§ How to complete this task
Look for the string "rises" in the listing. Copy each line that has it.

§ Source material

..............................

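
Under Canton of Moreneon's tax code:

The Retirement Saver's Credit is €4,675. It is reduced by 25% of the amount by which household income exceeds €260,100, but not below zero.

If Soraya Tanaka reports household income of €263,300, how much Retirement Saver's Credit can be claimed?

Retirement Saver's Credit: 25% of the €3,200 excess over €260,100 is €800; credit = €4,675 − €800 = €3,875.

€3,875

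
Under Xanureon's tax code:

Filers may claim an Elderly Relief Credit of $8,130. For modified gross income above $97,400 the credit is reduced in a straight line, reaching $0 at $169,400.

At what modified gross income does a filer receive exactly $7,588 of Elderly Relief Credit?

$102,200

$7,588 is 7,588/8,130 of the full $8,130, so 542/8,130 of the $72,000 range has been used: income = $97,400 + $72,000 × 542/8,130 = $102,200.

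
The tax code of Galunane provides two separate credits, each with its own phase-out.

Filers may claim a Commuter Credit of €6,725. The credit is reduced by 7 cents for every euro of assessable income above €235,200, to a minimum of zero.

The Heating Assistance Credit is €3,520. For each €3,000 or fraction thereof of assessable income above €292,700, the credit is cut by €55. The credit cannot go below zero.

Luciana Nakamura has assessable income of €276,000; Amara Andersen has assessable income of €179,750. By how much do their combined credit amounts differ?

Luciana (€276,000): Commuter Credit: 7% of the €40,800 excess over €235,200 is €2,856; credit = €6,725 − €2,856 = €3,869. Heating Assistance Credit: €276,000 is at or below the €292,700 threshold, so the full €3,520 applies. total €3,869 + €3,520 = €7,389
Amara (€179,750): Commuter Credit: €179,750 is at or below the €235,200 threshold, so the full €6,725 applies. Heating Assistance Credit: €179,750 is at or below the €292,700 threshold, so the full €3,520 applies. total €6,725 + €3,520 = €10,245
Difference: |€7,389 − €10,245| = €2,856.

€2,856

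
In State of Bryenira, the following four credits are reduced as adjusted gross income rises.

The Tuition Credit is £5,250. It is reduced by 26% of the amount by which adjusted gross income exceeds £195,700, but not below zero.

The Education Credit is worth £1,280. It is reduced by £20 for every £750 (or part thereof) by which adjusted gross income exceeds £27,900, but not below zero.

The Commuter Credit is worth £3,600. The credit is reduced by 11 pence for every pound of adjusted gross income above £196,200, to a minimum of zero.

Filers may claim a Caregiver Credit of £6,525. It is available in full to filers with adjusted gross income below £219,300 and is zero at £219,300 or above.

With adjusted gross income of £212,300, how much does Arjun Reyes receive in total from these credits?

£9,288

Tuition Credit: 26% of the £16,600 excess over £195,700 is £4,316; credit = £5,250 − £4,316 = £934.
Education Credit: income exceeds £27,900 by £184,400 → 246 increments × £20 = £4,920 ≥ base, so the credit is £0.
Commuter Credit: 11% of the £16,100 excess over £196,200 is £1,771; credit = £3,600 − £1,771 = £1,829.
Caregiver Credit: £212,300 is below the £219,300 cutoff, so the full £6,525 applies.
Total: £934 + £0 + £1,829 + £6,525 = £9,288.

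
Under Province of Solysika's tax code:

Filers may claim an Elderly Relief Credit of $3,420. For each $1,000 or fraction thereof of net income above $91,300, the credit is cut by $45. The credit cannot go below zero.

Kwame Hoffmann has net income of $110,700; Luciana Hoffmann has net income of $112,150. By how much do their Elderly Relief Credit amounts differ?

Kwame ($110,700): Elderly Relief Credit: income exceeds $91,300 by $19,400, which is 20 full-or-partial $1,000 increments; reduction = 20 × $45 = $900, leaving $2,520.
Luciana ($112,150): Elderly Relief Credit: income exceeds $91,300 by $20,850, which is 21 full-or-partial $1,000 increments; reduction = 21 × $45 = $945, leaving $2,475.
Difference: |$2,520 − $2,475| = $45.

$45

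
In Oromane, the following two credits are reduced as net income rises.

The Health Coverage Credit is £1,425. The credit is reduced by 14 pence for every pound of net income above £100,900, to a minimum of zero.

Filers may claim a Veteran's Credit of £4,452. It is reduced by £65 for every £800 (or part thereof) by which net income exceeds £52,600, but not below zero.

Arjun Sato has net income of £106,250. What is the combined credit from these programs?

Health Coverage Credit: 14% of the £5,350 excess over £100,900 is £749; credit = £1,425 − £749 = £676.
Veteran's Credit: income exceeds £52,600 by £53,650, which is 68 full-or-partial £800 increments; reduction = 68 × £65 = £4,420, leaving £32.
Total: £676 + £32 = £708.

£708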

..............................

§ Task result
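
In State of Bryenira, the following four credits are reduced as adjusted gross income rises.
In Oromane, the following two credits are reduced as net income rises.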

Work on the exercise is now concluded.